** Work to complete **
Every entry, from the first line to the last, should be output exactly.

[Records to use — start]

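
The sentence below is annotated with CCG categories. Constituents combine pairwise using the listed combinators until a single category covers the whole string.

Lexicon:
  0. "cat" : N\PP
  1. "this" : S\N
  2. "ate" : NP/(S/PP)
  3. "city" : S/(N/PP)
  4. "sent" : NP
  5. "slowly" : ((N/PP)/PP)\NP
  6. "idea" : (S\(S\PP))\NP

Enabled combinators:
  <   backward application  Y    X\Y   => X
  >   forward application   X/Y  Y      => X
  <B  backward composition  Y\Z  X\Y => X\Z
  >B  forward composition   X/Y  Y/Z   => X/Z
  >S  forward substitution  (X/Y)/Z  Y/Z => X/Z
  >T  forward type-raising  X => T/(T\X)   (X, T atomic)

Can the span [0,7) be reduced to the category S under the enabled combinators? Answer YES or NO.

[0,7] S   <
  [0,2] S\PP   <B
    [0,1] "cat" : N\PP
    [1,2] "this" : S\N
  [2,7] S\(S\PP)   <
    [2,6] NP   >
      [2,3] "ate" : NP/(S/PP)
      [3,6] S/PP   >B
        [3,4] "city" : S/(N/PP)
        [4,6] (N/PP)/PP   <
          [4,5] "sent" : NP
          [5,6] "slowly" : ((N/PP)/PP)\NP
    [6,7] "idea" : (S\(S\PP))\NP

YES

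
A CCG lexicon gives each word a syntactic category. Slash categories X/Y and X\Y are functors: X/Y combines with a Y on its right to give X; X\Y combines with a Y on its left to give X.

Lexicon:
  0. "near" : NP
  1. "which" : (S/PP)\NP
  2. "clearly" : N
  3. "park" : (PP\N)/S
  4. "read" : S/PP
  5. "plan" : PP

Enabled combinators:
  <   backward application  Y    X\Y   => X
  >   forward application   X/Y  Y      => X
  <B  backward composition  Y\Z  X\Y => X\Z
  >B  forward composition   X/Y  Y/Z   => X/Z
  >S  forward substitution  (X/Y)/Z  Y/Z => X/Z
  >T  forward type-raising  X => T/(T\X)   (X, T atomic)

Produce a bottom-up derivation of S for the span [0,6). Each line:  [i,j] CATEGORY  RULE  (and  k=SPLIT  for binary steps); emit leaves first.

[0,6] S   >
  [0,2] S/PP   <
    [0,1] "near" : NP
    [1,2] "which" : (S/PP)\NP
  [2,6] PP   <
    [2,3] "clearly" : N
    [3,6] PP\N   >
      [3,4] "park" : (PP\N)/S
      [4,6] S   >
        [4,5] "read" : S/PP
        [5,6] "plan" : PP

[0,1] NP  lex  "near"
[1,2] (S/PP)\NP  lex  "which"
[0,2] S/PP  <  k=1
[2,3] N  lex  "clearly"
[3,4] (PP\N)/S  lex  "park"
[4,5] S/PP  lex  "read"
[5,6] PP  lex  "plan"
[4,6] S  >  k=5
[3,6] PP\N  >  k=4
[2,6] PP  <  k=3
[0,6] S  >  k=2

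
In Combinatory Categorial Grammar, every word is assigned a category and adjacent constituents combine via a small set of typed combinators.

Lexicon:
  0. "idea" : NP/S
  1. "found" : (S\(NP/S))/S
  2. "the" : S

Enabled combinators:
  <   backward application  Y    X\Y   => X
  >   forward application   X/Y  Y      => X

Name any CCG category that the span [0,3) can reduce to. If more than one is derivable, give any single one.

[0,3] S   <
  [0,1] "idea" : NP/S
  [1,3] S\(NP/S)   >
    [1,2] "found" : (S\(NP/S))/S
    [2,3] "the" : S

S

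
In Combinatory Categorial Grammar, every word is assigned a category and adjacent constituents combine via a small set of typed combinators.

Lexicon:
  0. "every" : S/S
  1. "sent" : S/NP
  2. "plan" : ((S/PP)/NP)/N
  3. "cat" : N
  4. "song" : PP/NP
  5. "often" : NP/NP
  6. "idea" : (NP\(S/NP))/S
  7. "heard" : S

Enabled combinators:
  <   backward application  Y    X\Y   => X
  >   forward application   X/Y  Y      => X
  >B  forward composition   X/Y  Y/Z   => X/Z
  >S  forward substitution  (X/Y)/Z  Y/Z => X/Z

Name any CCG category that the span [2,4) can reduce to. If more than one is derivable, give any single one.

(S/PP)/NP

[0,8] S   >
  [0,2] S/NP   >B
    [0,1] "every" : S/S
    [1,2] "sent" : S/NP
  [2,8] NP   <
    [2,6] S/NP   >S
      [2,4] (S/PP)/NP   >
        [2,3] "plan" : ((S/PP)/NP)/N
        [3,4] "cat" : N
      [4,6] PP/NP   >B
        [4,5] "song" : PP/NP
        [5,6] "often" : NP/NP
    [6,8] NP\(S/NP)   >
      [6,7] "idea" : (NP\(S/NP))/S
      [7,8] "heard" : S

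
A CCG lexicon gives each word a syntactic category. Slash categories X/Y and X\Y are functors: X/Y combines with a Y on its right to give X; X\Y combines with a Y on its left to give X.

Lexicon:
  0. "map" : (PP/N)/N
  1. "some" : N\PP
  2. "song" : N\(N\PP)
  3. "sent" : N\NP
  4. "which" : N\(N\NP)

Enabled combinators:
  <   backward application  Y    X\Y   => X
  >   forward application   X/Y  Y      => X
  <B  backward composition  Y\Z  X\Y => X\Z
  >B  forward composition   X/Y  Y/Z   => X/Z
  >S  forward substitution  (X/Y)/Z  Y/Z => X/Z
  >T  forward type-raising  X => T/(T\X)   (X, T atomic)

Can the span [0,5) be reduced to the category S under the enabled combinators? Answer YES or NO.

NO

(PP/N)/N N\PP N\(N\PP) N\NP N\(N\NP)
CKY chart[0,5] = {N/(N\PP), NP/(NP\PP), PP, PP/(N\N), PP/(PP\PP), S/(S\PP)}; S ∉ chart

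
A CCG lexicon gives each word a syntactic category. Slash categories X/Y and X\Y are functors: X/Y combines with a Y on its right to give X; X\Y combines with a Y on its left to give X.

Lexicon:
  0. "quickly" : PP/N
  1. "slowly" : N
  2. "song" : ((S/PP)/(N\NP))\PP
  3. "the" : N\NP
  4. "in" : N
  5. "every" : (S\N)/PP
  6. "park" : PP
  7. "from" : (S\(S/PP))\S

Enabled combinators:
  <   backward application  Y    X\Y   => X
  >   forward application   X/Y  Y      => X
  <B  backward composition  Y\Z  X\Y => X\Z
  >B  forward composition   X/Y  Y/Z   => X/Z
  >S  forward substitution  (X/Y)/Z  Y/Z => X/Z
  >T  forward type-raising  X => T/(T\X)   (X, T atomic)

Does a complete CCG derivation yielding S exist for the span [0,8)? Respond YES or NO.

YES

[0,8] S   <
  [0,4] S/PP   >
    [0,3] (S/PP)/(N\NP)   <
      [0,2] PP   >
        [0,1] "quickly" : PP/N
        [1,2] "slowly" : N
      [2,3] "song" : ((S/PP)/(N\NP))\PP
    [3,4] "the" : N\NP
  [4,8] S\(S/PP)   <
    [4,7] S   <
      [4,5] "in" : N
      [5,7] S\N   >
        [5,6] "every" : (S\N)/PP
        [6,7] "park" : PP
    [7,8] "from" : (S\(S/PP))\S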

[Records to use — finish]

** Response to the exercise **
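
The sentence below is annotated with CCG categories. Constituents combine pairwise using the listed combinators until a single category covers the whole string.

Lexicon:
  0. "cat" : N\PP
  1. "this" : S\N
  2. "ate" : NP/(S/PP)
  3. "city" : S/(N/PP)
  4. "sent" : NP
  5. "slowly" : ((N/PP)/PP)\NP
  6. "idea" : (S\(S\PP))\NP

Enabled combinators:
  <   backward application  Y    X\Y   => X
  >   forward application   X/Y  Y      => X
  <B  backward composition  Y\Z  X\Y => X\Z
  >B  forward composition   X/Y  Y/Z   => X/Z
  >S  forward substitution  (X/Y)/Z  Y/Z => X/Z
  >T  forward type-raising  X => T/(T\X)   (X, T atomic)

Can the span [0,7) be reduced to the category S under the enabled combinators? Answer YES or NO.

[0,7] S   <
  [0,2] S\PP   <B
    [0,1] "cat" : N\PP
    [1,2] "this" : S\N
  [2,7] S\(S\PP)   <
    [2,6] NP   >
      [2,3] "ate" : NP/(S/PP)
      [3,6] S/PP   >B
        [3,4] "city" : S/(N/PP)
        [4,6] (N/PP)/PP   <
          [4,5] "sent" : NP
          [5,6] "slowly" : ((N/PP)/PP)\NP
    [6,7] "idea" : (S\(S\PP))\NP

YES

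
A CCG lexicon gives each word a syntactic category. Slash categories X/Y and X\Y are functors: X/Y combines with a Y on its right to give X; X\Y combines with a Y on its left to give X.

Lexicon:
  0. "near" : NP
  1. "which" : (S/PP)\NP
  2. "clearly" : N
  3. "park" : (PP\N)/S
  4. "read" : S/PP
  5. "plan" : PP

Enabled combinators:
  <   backward application  Y    X\Y   => X
  >   forward application   X/Y  Y      => X
  <B  backward composition  Y\Z  X\Y => X\Z
  >B  forward composition   X/Y  Y/Z   => X/Z
  >S  forward substitution  (X/Y)/Z  Y/Z => X/Z
  >T  forward type-raising  X => T/(T\X)   (X, T atomic)

Produce a bottom-up derivation of S for the span [0,6). Each line:  [i,j] CATEGORY  RULE  (and  k=SPLIT  for binary steps); emit leaves first.

[0,6] S   >
  [0,2] S/PP   <
    [0,1] "near" : NP
    [1,2] "which" : (S/PP)\NP
  [2,6] PP   <
    [2,3] "clearly" : N
    [3,6] PP\N   >
      [3,4] "park" : (PP\N)/S
      [4,6] S   >
        [4,5] "read" : S/PP
        [5,6] "plan" : PP

[0,1] NP  lex  "near"
[1,2] (S/PP)\NP  lex  "which"
[0,2] S/PP  <  k=1
[2,3] N  lex  "clearly"
[3,4] (PP\N)/S  lex  "park"
[4,5] S/PP  lex  "read"
[5,6] PP  lex  "plan"
[4,6] S  >  k=5
[3,6] PP\N  >  k=4
[2,6] PP  <  k=3
[0,6] S  >  k=2

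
In Combinatory Categorial Grammar, every word is assigned a category and adjacent constituents combine via a small set of typed combinators.

Lexicon:
  0. "idea" : NP/S
  1. "found" : (S\(NP/S))/S
  2. "the" : S

Enabled combinators:
  <   backward application  Y    X\Y   => X
  >   forward application   X/Y  Y      => X

Name any CCG category that the span [0,3) can reduce to. If more than one is derivable, give any single one.

[0,3] S   <
  [0,1] "idea" : NP/S
  [1,3] S\(NP/S)   >
    [1,2] "found" : (S\(NP/S))/S
    [2,3] "the" : S

S

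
In Combinatory Categorial Grammar, every word is assigned a category and adjacent constituents combine via a small set of typed combinators.

Lexicon:
  0. "every" : S/S
  1. "sent" : S/NP
  2. "plan" : ((S/PP)/NP)/N
  3. "cat" : N
  4. "song" : PP/NP
  5. "often" : NP/NP
  6. "idea" : (NP\(S/NP))/S
  7. "heard" : S

Enabled combinators:
  <   backward application  Y    X\Y   => X
  >   forward application   X/Y  Y      => X
  >B  forward composition   X/Y  Y/Z   => X/Z
  >S  forward substitution  (X/Y)/Z  Y/Z => X/Z

Name any CCG category that the span [2,4) can reduce to. If more than one is derivable, give any single one.

(S/PP)/NP

[0,8] S   >
  [0,2] S/NP   >B
    [0,1] "every" : S/S
    [1,2] "sent" : S/NP
  [2,8] NP   <
    [2,6] S/NP   >S
      [2,4] (S/PP)/NP   >
        [2,3] "plan" : ((S/PP)/NP)/N
        [3,4] "cat" : N
      [4,6] PP/NP   >B
        [4,5] "song" : PP/NP
        [5,6] "often" : NP/NP
    [6,8] NP\(S/NP)   >
      [6,7] "idea" : (NP\(S/NP))/S
      [7,8] "heard" : S

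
A CCG lexicon gives each word a syntactic category. Slash categories X/Y and X\Y are functors: X/Y combines with a Y on its right to give X; X\Y combines with a Y on its left to give X.

Lexicon:
  0. "map" : (PP/N)/N
  1. "some" : N\PP
  2. "song" : N\(N\PP)
  3. "sent" : N\NP
  4. "which" : N\(N\NP)

Enabled combinators:
  <   backward application  Y    X\Y   => X
  >   forward application   X/Y  Y      => X
  <B  backward composition  Y\Z  X\Y => X\Z
  >B  forward composition   X/Y  Y/Z   => X/Z
  >S  forward substitution  (X/Y)/Z  Y/Z => X/Z
  >T  forward type-raising  X => T/(T\X)   (X, T atomic)

Can the span [0,5) be reduced to the category S under the enabled combinators? Answer YES or NO.

NO

(PP/N)/N N\PP N\(N\PP) N\NP N\(N\NP)
CKY chart[0,5] = {N/(N\PP), NP/(NP\PP), PP, PP/(N\N), PP/(PP\PP), S/(S\PP)}; S ∉ chart

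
A CCG lexicon gives each word a syntactic category. Slash categories X/Y and X\Y are functors: X/Y combines with a Y on its right to give X; X\Y combines with a Y on its left to give X.

Lexicon:
  0. "quickly" : PP/N
  1. "slowly" : N
  2. "song" : ((S/PP)/(N\NP))\PP
  3. "the" : N\NP
  4. "in" : N
  5. "every" : (S\N)/PP
  6. "park" : PP
  7. "from" : (S\(S/PP))\S

Enabled combinators:
  <   backward application  Y    X\Y   => X
  >   forward application   X/Y  Y      => X
  <B  backward composition  Y\Z  X\Y => X\Z
  >B  forward composition   X/Y  Y/Z   => X/Z
  >S  forward substitution  (X/Y)/Z  Y/Z => X/Z
  >T  forward type-raising  X => T/(T\X)   (X, T atomic)

Does a complete CCG derivation yielding S exist for the span [0,8)? Respond YES or NO.

YES

[0,8] S   <
  [0,4] S/PP   >
    [0,3] (S/PP)/(N\NP)   <
      [0,2] PP   >
        [0,1] "quickly" : PP/N
        [1,2] "slowly" : N
      [2,3] "song" : ((S/PP)/(N\NP))\PP
    [3,4] "the" : N\NP
  [4,8] S\(S/PP)   <
    [4,7] S   <
      [4,5] "in" : N
      [5,7] S\N   >
        [5,6] "every" : (S\N)/PP
        [6,7] "park" : PP
    [7,8] "from" : (S\(S/PP))\S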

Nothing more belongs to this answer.